# Work item
Output the entries verbatim, including every line.

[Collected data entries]
<<<<

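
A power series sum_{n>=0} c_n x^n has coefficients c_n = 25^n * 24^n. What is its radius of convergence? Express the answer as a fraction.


By the root test (Cauchy-Hadamard), the radius is R = 1 / limsup_n |c_n|^(1/n).
Here |c_n|^(1/n) = (25^n * 24^n)^(1/n) = 25 * 24 = 600 for all n.
So R = 1/600 = 1/600.

1/600


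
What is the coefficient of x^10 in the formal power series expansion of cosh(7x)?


The Maclaurin series is cosh(t) = sum_{m>=0} t^(2m) / (2m)!, so substituting t = 7x, only even powers of x are nonzero, with coefficient of x^(2m) equal to 7^(2m) / (2m)!.
For x^10 the coefficient is 7^10/10! = 282475249/3628800 = 40353607/518400.

40353607/518400


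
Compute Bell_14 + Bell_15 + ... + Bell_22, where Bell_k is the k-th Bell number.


Recall Bell_k counts set partitions of a k-set (with Bell_0 = 1 by convention).
Bell_14 through Bell_22: 190899322, 1382958545, 10480142147, 82864869804, 682076806159, 5832742205057, 51724158235372, 474869816156751, 4506715738447323
Sum = 190899322 + 1382958545 + 10480142147 + 82864869804 + 682076806159 + 5832742205057 + 51724158235372 + 474869816156751 + 4506715738447323 = 5039919450720480.

5039919450720480


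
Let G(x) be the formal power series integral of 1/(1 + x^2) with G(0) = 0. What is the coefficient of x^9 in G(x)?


1/(1 + x^2) = sum_{j>=0} (-1)^j x^(2j). Integrating termwise with G(0) = 0:
G(x) = sum_{j>=0} (-1)^j x^(2j+1) / (2j+1) = arctan(x).
Only odd powers are nonzero. For x^9 write 9 = 2*4 + 1, giving
(-1)^4 / 9 = 1/9 = 1/9.

1/9


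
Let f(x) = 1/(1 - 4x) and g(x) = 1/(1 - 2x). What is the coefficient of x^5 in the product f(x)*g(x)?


The coefficient of x^n in f*g is the Cauchy product: sum_{k=0}^{n} a^k * b^(n-k).
With a=4, b=2, n=5:
sum_{k=0}^{5} 4^k * 2^(5-k)
= 2016

2016


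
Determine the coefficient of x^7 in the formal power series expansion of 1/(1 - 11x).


The geometric series identity gives 1/(1 - c x) = sum_{k>=0} c^k x^k, so the coefficient of x^k is c^k.
Here c = 11 and k = 7.
Computing: 11^7 = 19487171

19487171


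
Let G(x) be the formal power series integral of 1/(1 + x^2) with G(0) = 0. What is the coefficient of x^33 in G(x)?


1/(1 + x^2) = sum_{j>=0} (-1)^j x^(2j). Integrating termwise with G(0) = 0:
G(x) = sum_{j>=0} (-1)^j x^(2j+1) / (2j+1) = arctan(x).
Only odd powers are nonzero. For x^33 write 33 = 2*16 + 1, giving
(-1)^16 / 33 = 1/33 = 1/33.

1/33


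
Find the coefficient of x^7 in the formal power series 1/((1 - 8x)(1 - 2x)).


By partial fractions or Cauchy convolution:
The coefficient equals sum_{k=0}^{7} 8^k * 2^(7-k).
= 2796160

2796160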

>>>>

# Solution for this task
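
A power series sum_{n>=0} c_n x^n has coefficients c_n = 25^n * 24^n. What is its radius of convergence? Express the answer as a fraction.


By the root test (Cauchy-Hadamard), the radius is R = 1 / limsup_n |c_n|^(1/n).
Here |c_n|^(1/n) = (25^n * 24^n)^(1/n) = 25 * 24 = 600 for all n.
So R = 1/600 = 1/600.

1/600


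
What is the coefficient of x^10 in the formal power series expansion of cosh(7x)?


The Maclaurin series is cosh(t) = sum_{m>=0} t^(2m) / (2m)!, so substituting t = 7x, only even powers of x are nonzero, with coefficient of x^(2m) equal to 7^(2m) / (2m)!.
For x^10 the coefficient is 7^10/10! = 282475249/3628800 = 40353607/518400.

40353607/518400


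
Compute Bell_14 + Bell_15 + ... + Bell_22, where Bell_k is the k-th Bell number.


Recall Bell_k counts set partitions of a k-set (with Bell_0 = 1 by convention).
Bell_14 through Bell_22: 190899322, 1382958545, 10480142147, 82864869804, 682076806159, 5832742205057, 51724158235372, 474869816156751, 4506715738447323
Sum = 190899322 + 1382958545 + 10480142147 + 82864869804 + 682076806159 + 5832742205057 + 51724158235372 + 474869816156751 + 4506715738447323 = 5039919450720480.

5039919450720480


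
Let G(x) be the formal power series integral of 1/(1 + x^2) with G(0) = 0. What is the coefficient of x^9 in G(x)?


1/(1 + x^2) = sum_{j>=0} (-1)^j x^(2j). Integrating termwise with G(0) = 0:
G(x) = sum_{j>=0} (-1)^j x^(2j+1) / (2j+1) = arctan(x).
Only odd powers are nonzero. For x^9 write 9 = 2*4 + 1, giving
(-1)^4 / 9 = 1/9 = 1/9.

1/9


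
Let f(x) = 1/(1 - 4x) and g(x) = 1/(1 - 2x). What is the coefficient of x^5 in the product f(x)*g(x)?


The coefficient of x^n in f*g is the Cauchy product: sum_{k=0}^{n} a^k * b^(n-k).
With a=4, b=2, n=5:
sum_{k=0}^{5} 4^k * 2^(5-k)
= 2016

2016


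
Determine the coefficient of x^7 in the formal power series expansion of 1/(1 - 11x).


The geometric series identity gives 1/(1 - c x) = sum_{k>=0} c^k x^k, so the coefficient of x^k is c^k.
Here c = 11 and k = 7.
Computing: 11^7 = 19487171

19487171


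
Let G(x) be the formal power series integral of 1/(1 + x^2) with G(0) = 0. What is the coefficient of x^33 in G(x)?


1/(1 + x^2) = sum_{j>=0} (-1)^j x^(2j). Integrating termwise with G(0) = 0:
G(x) = sum_{j>=0} (-1)^j x^(2j+1) / (2j+1) = arctan(x).
Only odd powers are nonzero. For x^33 write 33 = 2*16 + 1, giving
(-1)^16 / 33 = 1/33 = 1/33.

1/33


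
Find the coefficient of x^7 in the formal power series 1/((1 - 8x)(1 - 2x)).


By partial fractions or Cauchy convolution:
The coefficient equals sum_{k=0}^{7} 8^k * 2^(7-k).
= 2796160

2796160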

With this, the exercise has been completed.